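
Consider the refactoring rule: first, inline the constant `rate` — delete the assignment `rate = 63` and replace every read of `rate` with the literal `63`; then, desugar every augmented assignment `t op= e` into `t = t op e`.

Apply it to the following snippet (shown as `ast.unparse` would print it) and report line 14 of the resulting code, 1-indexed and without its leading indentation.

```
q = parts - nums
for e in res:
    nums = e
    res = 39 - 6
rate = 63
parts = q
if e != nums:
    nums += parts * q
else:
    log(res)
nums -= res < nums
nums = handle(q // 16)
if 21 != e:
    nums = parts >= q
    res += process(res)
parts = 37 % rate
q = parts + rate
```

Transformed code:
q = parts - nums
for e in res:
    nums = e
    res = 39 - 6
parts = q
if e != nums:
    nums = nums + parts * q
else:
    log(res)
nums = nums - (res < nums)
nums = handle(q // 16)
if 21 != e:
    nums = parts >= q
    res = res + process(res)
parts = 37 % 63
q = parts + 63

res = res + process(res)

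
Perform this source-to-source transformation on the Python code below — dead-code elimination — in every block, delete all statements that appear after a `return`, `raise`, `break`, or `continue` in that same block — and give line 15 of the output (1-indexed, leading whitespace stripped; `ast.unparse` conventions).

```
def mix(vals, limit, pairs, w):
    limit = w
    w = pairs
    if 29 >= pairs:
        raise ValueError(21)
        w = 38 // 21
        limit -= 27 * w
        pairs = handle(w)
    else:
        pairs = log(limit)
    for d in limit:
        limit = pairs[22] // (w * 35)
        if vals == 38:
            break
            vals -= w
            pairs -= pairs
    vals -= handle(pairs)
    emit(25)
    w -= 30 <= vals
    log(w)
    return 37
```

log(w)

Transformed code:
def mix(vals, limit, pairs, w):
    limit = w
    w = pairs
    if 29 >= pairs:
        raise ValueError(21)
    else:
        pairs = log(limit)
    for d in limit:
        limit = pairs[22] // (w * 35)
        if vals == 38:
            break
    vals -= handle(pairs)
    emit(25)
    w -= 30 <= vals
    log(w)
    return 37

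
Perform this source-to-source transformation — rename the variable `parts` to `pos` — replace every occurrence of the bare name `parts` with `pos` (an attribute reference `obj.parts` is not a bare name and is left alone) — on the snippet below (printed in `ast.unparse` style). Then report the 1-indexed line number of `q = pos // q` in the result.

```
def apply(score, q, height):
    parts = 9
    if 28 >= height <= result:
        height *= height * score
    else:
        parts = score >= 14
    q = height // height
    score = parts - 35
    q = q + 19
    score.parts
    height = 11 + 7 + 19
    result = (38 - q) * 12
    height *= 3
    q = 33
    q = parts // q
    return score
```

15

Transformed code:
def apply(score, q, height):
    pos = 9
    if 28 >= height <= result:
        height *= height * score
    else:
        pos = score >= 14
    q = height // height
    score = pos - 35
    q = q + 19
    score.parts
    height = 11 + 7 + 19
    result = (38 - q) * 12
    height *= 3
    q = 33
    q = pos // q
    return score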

▶ [AIM OF THE TASK] Find and copy each line of the material that holds the word "rate".

▶ [ANSWER BOX]
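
Consider the refactoring rule: first, inline the constant `rate` — delete the assignment `rate = 63` and replace every read of `rate` with the literal `63`; then, desugar every augmented assignment `t op= e` into `t = t op e`.
rate = 63
parts = 37 % rate
q = parts + rate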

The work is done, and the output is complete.